[Given information — start]

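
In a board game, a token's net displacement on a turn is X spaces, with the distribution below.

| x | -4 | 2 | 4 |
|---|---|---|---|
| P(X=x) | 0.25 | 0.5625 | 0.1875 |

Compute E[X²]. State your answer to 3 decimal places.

E[X²] = (-4)²(0.25) + (2)²(0.5625) + (4)²(0.1875) = 9.25

9.250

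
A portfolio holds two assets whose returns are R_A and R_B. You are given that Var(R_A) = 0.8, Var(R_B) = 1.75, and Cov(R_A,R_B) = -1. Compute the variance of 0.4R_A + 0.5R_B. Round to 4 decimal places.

0.1655

Var(0.4R_A + 0.5R_B) = (0.4)²·Var(R_A) + (0.5)²·Var(R_B) + 2·(0.4)·(0.5)·Cov(R_A,R_B)
= 0.16·0.8 + 0.25·1.75 + 0.4·-1 = 0.1655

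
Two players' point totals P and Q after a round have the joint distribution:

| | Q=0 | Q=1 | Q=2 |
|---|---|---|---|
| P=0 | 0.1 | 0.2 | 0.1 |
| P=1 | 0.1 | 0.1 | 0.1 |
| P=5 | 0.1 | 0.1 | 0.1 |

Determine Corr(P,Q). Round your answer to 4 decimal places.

0.0000

E[P] = 1.8,  E[Q] = 1
E[PQ] = 1.8
Cov(P,Q) = E[PQ] − E[P]E[Q] = 1.8 − (1.8)(1) = 0
Var(P) = 4.56,  Var(Q) = 0.6
ρ = 0 / √(4.56·0.6) ≈ 0.0000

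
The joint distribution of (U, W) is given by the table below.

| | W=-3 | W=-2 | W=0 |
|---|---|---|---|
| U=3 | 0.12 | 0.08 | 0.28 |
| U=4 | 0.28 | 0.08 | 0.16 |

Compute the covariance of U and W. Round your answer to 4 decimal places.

E[U] = 3.52,  E[W] = -1.52
E[UW] = -5.56
cov(U,W) = E[UW] − E[U]E[W] = -5.56 − (3.52)(-1.52) = -0.2096

-0.2096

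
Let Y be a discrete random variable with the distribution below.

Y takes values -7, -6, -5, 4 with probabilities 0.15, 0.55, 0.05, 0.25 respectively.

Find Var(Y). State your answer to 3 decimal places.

19.440

E[Y] = (-7)(0.15) + (-6)(0.55) + (-5)(0.05) + (4)(0.25) = -3.6
E[Y²] = (-7)²(0.15) + (-6)²(0.55) + (-5)²(0.05) + (4)²(0.25) = 32.4
Var(Y) = E[Y²] − (E[Y])² = 32.4 − (-3.6)² = 19.44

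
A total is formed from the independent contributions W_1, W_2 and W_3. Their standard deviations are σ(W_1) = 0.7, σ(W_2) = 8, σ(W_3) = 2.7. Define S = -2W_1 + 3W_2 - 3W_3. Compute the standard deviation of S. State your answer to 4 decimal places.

Var(W_1) = 0.49, Var(W_2) = 64, Var(W_3) = 7.29
By independence, Var(S) = (-2)²Var(W_1) + (3)²Var(W_2) + (-3)²Var(W_3)
= (-2)²·0.49 + (3)²·64 + (-3)²·7.29 = 643.57
σ(S) = √643.57 ≈ 25.3687

25.3687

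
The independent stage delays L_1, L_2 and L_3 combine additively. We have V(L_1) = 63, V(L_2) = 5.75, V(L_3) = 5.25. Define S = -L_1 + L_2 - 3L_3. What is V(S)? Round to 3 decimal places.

116.000

By independence, V(S) = (-1)²V(L_1) + (1)²V(L_2) + (-3)²V(L_3)
= (-1)²·63 + (1)²·5.75 + (-3)²·5.25 = 116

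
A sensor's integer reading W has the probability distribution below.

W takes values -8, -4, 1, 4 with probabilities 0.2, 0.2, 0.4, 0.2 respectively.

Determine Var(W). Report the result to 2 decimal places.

18.16

E[W] = (-8)(0.2) + (-4)(0.2) + (1)(0.4) + (4)(0.2) = -1.2
E[W²] = (-8)²(0.2) + (-4)²(0.2) + (1)²(0.4) + (4)²(0.2) = 19.6
Var(W) = E[W²] − (E[W])² = 19.6 − (-1.2)² = 18.16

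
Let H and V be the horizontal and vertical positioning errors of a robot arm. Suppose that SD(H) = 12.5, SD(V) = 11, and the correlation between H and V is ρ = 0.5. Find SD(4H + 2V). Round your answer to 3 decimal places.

63.906

var(H) = (12.5)² = 156.25;  var(V) = (11)² = 121
Cov(H,V) = ρ·SD(H)·SD(V) = 0.5·12.5·11 = 68.75
var(4H + 2V) = (4)²·var(H) + (2)²·var(V) + 2·(4)·(2)·Cov(H,V)
= 16·156.25 + 4·121 + 16·68.75 = 4084
SD(4H + 2V) = √4084 ≈ 63.906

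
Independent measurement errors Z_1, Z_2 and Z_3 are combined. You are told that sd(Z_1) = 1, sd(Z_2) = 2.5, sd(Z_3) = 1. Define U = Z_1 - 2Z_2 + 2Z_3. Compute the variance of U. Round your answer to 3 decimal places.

30.000

Var(Z_1) = 1, Var(Z_2) = 6.25, Var(Z_3) = 1
By independence, Var(U) = (1)²Var(Z_1) + (-2)²Var(Z_2) + (2)²Var(Z_3)
= (1)²·1 + (-2)²·6.25 + (2)²·1 = 30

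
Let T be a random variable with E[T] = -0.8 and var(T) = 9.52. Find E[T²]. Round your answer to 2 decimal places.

E[T²] = var(T) + (E[T])² = 9.52 + (-0.8)² = 10.16

10.16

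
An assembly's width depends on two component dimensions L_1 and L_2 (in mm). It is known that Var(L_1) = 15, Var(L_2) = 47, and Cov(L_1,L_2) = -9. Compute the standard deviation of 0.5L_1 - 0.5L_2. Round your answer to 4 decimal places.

4.4721

Var(0.5L_1 - 0.5L_2) = (0.5)²·Var(L_1) + (-0.5)²·Var(L_2) + 2·(0.5)·(-0.5)·Cov(L_1,L_2)
= 0.25·15 + 0.25·47 + -0.5·-9 = 20
σ(0.5L_1 - 0.5L_2) = √20 ≈ 4.4721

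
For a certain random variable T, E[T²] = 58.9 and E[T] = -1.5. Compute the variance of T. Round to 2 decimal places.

var(T) = 58.9 − (-1.5)² = 56.65

56.65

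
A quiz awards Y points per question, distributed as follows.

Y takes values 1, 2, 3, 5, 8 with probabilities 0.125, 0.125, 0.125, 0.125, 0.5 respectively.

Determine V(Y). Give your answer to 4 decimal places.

7.9844

E[Y] = (1)(0.125) + (2)(0.125) + (3)(0.125) + (5)(0.125) + (8)(0.5) = 5.375
E[Y²] = (1)²(0.125) + (2)²(0.125) + (3)²(0.125) + (5)²(0.125) + (8)²(0.5) = 36.875
V(Y) = E[Y²] − (E[Y])² = 36.875 − (5.375)² = 7.984375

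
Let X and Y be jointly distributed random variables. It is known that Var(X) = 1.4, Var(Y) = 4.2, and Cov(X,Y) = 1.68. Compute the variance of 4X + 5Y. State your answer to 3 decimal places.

Var(4X + 5Y) = (4)²·Var(X) + (5)²·Var(Y) + 2·(4)·(5)·Cov(X,Y)
= 16·1.4 + 25·4.2 + 40·1.68 = 194.6

194.600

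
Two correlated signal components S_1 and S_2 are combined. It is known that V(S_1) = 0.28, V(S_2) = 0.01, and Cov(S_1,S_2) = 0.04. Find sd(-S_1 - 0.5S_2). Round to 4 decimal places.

V(-S_1 - 0.5S_2) = (-1)²·V(S_1) + (-0.5)²·V(S_2) + 2·(-1)·(-0.5)·Cov(S_1,S_2)
= 1·0.28 + 0.25·0.01 + 1·0.04 = 0.3225
sd(-S_1 - 0.5S_2) = √0.3225 ≈ 0.5679

0.5679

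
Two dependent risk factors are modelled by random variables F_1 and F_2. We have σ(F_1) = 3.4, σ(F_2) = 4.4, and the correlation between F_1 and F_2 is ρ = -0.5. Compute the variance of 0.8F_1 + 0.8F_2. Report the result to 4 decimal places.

10.2144

Var(F_1) = (3.4)² = 11.56;  Var(F_2) = (4.4)² = 19.36
cov(F_1,F_2) = ρ·σ(F_1)·σ(F_2) = -0.5·3.4·4.4 = -7.48
Var(0.8F_1 + 0.8F_2) = (0.8)²·Var(F_1) + (0.8)²·Var(F_2) + 2·(0.8)·(0.8)·cov(F_1,F_2)
= 0.64·11.56 + 0.64·19.36 + 1.28·-7.48 = 10.2144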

[Given information — finish]

__What to work on__
All that is wanted is an exact copy of the lines above from the one with "For a certain" through the one with "Y takes values 1, 2, 3, 5, 8", with both ends included.

__Task response__
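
For a certain random variable T, E[T²] = 58.9 and E[T] = -1.5. Compute the variance of T. Round to 2 decimal places.

var(T) = 58.9 − (-1.5)² = 56.65

56.65

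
A quiz awards Y points per question, distributed as follows.

Y takes values 1, 2, 3, 5, 8 with probabilities 0.125, 0.125, 0.125, 0.125, 0.5 respectively.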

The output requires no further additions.